Saved entries
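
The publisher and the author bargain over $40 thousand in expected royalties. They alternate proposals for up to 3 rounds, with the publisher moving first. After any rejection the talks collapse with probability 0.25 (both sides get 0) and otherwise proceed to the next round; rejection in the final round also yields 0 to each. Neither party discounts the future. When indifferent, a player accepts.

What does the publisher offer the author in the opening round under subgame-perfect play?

Round 3 (the publisher proposes): the author will accept anything ≥ 0, so the publisher offers 0 and keeps 40.
Round 2 (the author proposes): rejecting gives the publisher an expected 0.75 × 40 = 30, so the author offers 30, keeping 10.
Round 1 (the publisher proposes): rejecting gives the author an expected 0.75 × 10 = 7.5, so the publisher offers 7.5, keeping 32.5.

7.5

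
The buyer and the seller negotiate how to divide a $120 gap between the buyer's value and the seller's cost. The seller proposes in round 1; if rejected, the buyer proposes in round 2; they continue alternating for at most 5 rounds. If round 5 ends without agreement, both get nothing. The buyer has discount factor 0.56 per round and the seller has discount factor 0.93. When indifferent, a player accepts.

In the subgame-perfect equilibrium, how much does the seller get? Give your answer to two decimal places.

Round 5 (the seller proposes): the buyer will accept anything ≥ 0, so the seller offers 0 and keeps 120.
Round 4 (the buyer proposes): the seller can get 120 next round, worth 0.93 × 120 = 111.6 now, so the buyer offers 111.6, keeping 8.4.
Round 3 (the seller proposes): the buyer can get 8.4 next round, worth 0.56 × 8.4 = 4.704 now; the seller offers that and keeps 115.296.
Round 2 (the buyer proposes): the seller can get 115.296 next round, worth 0.93 × 115.296 = 107.22528 now. The buyer offers 107.22528 and keeps 120 − 107.22528 = 12.77472.
Round 1 (the seller proposes): the buyer can get 12.77472 next round, worth 0.56 × 12.77472 = 7.1538432 now, so the seller offers 7.1538432, keeping 112.8461568.

112.85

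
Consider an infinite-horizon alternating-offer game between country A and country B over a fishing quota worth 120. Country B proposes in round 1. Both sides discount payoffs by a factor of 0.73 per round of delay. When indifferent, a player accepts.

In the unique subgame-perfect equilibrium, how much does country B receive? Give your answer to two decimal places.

69.36

In a stationary SPE each proposer offers the other exactly their discounted continuation value.
If country B keeps x when proposing and country A keeps y when proposing, then x = 120 − 0.73y and y = 120 − 0.73x.
Solving: x = 120(1 − 0.73) / (1 − 0.73·0.73) = 32.4 / 0.4671 ≈ 69.3642.
Country A gets 120 − 69.3642 ≈ 50.6358.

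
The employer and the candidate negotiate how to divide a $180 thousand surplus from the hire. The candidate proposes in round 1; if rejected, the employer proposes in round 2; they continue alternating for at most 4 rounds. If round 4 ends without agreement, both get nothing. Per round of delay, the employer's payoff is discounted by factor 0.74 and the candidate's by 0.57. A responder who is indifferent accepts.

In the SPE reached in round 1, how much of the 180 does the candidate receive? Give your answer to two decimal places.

Round 4 (the employer proposes): the candidate will accept anything ≥ 0, so the employer offers 0 and keeps 180.
Round 3 (the candidate proposes): the employer can get 180 next round, worth 0.74 × 180 = 133.2 now, so the candidate offers 133.2, keeping 46.8.
Round 2 (the employer proposes): the candidate can get 46.8 next round, worth 0.57 × 46.8 = 26.676 now. The employer offers 26.676 and keeps 180 − 26.676 = 153.324.
Round 1 (the candidate proposes): the employer can get 153.324 next round, worth 0.74 × 153.324 = 113.45976 now; the candidate offers that and keeps 66.54024.

66.54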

■ YOUR INSTRUCTIONS
Could you please copy the lines above exactly, beginning at the first and ending at the line that contains "The buyer and"?

■ TASK RESULT
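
The publisher and the author bargain over $40 thousand in expected royalties. They alternate proposals for up to 3 rounds, with the publisher moving first. After any rejection the talks collapse with probability 0.25 (both sides get 0) and otherwise proceed to the next round; rejection in the final round also yields 0 to each. Neither party discounts the future. When indifferent, a player accepts.

What does the publisher offer the author in the opening round under subgame-perfect play?

Round 3 (the publisher proposes): the author will accept anything ≥ 0, so the publisher offers 0 and keeps 40.
Round 2 (the author proposes): rejecting gives the publisher an expected 0.75 × 40 = 30, so the author offers 30, keeping 10.
Round 1 (the publisher proposes): rejecting gives the author an expected 0.75 × 10 = 7.5, so the publisher offers 7.5, keeping 32.5.

7.5

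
The buyer and the seller negotiate how to divide a $120 gap between the buyer's value and the seller's cost. The seller proposes in round 1; if rejected, the buyer proposes in round 2; they continue alternating for at most 5 rounds. If round 5 ends without agreement, both get nothing. The buyer has discount factor 0.56 per round and the seller has discount factor 0.93. When indifferent, a player accepts.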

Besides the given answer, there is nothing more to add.